Go through the records and give each one again exactly.

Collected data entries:
......

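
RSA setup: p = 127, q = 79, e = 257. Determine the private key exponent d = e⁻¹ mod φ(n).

1109

φ(n) = (p−1)(q−1) = 126·78 = 9828.
Need d with 257·d ≡ 1 (mod 9828). Apply the extended Euclidean algorithm:
9828 = 38×257 + 62
257 = 4×62 + 9
62 = 6×9 + 8
9 = 1×8 + 1
8 = 8×1 + 0
Back-substitute:
1 = 9 − 8
1 = −62 + 7·9
1 = 7·257 − 29·62
1 = −29·9828 + 1109·257
So 257·1109 ≡ 1 (mod 9828), hence d = 1109.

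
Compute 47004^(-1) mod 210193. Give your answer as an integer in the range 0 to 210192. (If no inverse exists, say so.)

161571

gcd(210193, 47004) by repeated division:
210193 = 4·47004 + 22177
47004 = 2·22177 + 2650
22177 = 8·2650 + 977
2650 = 2·977 + 696
977 = 1·696 + 281
696 = 2·281 + 134
281 = 2·134 + 13
134 = 10·13 + 4
13 = 3·4 + 1
4 = 4·1 + 0
gcd = 1, so the inverse exists. Back-substitute:
1 = 13 − 3·4
1 = −3·134 + 31·13
1 = 31·281 − 65·134
1 = −65·696 + 161·281
1 = 161·977 − 226·696
1 = −226·2650 + 613·977
1 = 613·22177 − 5130·2650
1 = −5130·47004 + 10873·22177
1 = 10873·210193 − 48622·47004
Hence 47004⁻¹ ≡ -48622 ≡ 161571 (mod 210193).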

......

__Solved exercise__.
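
RSA setup: p = 127, q = 79, e = 257. Determine the private key exponent d = e⁻¹ mod φ(n).

1109

φ(n) = (p−1)(q−1) = 126·78 = 9828.
Need d with 257·d ≡ 1 (mod 9828). Apply the extended Euclidean algorithm:
9828 = 38×257 + 62
257 = 4×62 + 9
62 = 6×9 + 8
9 = 1×8 + 1
8 = 8×1 + 0
Back-substitute:
1 = 9 − 8
1 = −62 + 7·9
1 = 7·257 − 29·62
1 = −29·9828 + 1109·257
So 257·1109 ≡ 1 (mod 9828), hence d = 1109.

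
Compute 47004^(-1) mod 210193. Give your answer as an integer in the range 0 to 210192. (If no inverse exists, say so.)

161571

gcd(210193, 47004) by repeated division:
210193 = 4·47004 + 22177
47004 = 2·22177 + 2650
22177 = 8·2650 + 977
2650 = 2·977 + 696
977 = 1·696 + 281
696 = 2·281 + 134
281 = 2·134 + 13
134 = 10·13 + 4
13 = 3·4 + 1
4 = 4·1 + 0
gcd = 1, so the inverse exists. Back-substitute:
1 = 13 − 3·4
1 = −3·134 + 31·13
1 = 31·281 − 65·134
1 = −65·696 + 161·281
1 = 161·977 − 226·696
1 = −226·2650 + 613·977
1 = 613·22177 − 5130·2650
1 = −5130·47004 + 10873·22177
1 = 10873·210193 − 48622·47004
Hence 47004⁻¹ ≡ -48622 ≡ 161571 (mod 210193).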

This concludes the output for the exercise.